### [REQUIRED WORK]
Below is a set of entries. Print the line that contains "Gather n: -3*n" and every later line word for word, through the final one.

[Source data]
======

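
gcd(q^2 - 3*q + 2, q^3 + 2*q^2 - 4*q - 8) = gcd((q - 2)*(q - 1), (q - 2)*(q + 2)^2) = q - 2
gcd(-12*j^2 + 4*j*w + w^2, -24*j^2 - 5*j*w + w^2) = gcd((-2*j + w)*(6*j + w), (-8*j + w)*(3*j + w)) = 1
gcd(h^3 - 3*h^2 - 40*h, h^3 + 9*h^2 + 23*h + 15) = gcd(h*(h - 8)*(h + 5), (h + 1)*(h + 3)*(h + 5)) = h + 5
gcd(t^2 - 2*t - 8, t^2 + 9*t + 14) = t + 2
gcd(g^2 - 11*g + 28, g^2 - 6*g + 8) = g - 4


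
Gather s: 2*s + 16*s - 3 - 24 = 18*s - 27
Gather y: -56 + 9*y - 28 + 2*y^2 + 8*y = 2*y^2 + 17*y - 84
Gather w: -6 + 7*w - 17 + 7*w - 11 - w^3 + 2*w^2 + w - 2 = -w^3 + 2*w^2 + 15*w - 36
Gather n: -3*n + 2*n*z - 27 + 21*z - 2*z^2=n*(2*z - 3) - 2*z^2 + 21*z - 27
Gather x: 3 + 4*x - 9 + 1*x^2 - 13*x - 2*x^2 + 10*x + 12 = -x^2 + x + 6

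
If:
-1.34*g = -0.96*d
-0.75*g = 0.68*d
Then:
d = 0.00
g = 0.00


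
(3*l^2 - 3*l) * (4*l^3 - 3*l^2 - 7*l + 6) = 12*l^5 - 21*l^4 - 12*l^3 + 39*l^2 - 18*l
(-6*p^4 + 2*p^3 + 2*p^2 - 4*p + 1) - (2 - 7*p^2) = -6*p^4 + 2*p^3 + 9*p^2 - 4*p - 1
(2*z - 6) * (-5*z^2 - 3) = -10*z^3 + 30*z^2 - 6*z + 18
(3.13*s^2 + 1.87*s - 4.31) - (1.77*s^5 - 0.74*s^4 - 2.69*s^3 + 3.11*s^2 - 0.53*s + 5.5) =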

======

### [WRITTEN REPLY]
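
Gather n: -3*n + 2*n*z - 27 + 21*z - 2*z^2=n*(2*z - 3) - 2*z^2 + 21*z - 27
Gather x: 3 + 4*x - 9 + 1*x^2 - 13*x - 2*x^2 + 10*x + 12 = -x^2 + x + 6

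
If:
-1.34*g = -0.96*d
-0.75*g = 0.68*d
Then:
d = 0.00
g = 0.00


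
(3*l^2 - 3*l) * (4*l^3 - 3*l^2 - 7*l + 6) = 12*l^5 - 21*l^4 - 12*l^3 + 39*l^2 - 18*l
(-6*p^4 + 2*p^3 + 2*p^2 - 4*p + 1) - (2 - 7*p^2) = -6*p^4 + 2*p^3 + 9*p^2 - 4*p - 1
(2*z - 6) * (-5*z^2 - 3) = -10*z^3 + 30*z^2 - 6*z + 18
(3.13*s^2 + 1.87*s - 4.31) - (1.77*s^5 - 0.74*s^4 - 2.69*s^3 + 3.11*s^2 - 0.53*s + 5.5) =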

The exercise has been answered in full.